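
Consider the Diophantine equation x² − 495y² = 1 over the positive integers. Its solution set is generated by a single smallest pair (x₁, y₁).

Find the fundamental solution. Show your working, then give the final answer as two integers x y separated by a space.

d=495: √d = [22; 4,44] (ℓ=2, even), read p_1/q_1
k=0  a_k=22  p_k/q_k = 22/1
k=1  a_k=4  p_k/q_k = 89/4
(x₁, y₁) = (89, 4);  89² − 495·4² = 1 ✓

89 4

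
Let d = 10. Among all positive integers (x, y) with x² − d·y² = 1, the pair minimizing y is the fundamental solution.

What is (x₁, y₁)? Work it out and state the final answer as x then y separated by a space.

[3; 6] for √10; ℓ=1 ⇒ convergent index 1
i=0: a=3 ⇒ p=3, q=1
i=1: a=6 ⇒ p=19, q=6
→ (19, 6).  Check: 19²=361, 10·6²=360, difference 1.

19 6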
##########
Show every line above in which the word "positive" occurs.

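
Consider the Diophantine equation x² − 495y² = 1 over the positive integers. Its solution set is generated by a single smallest pair (x₁, y₁).
Let d = 10. Among all positive integers (x, y) with x² − d·y² = 1, the pair minimizing y is the fundamental solution.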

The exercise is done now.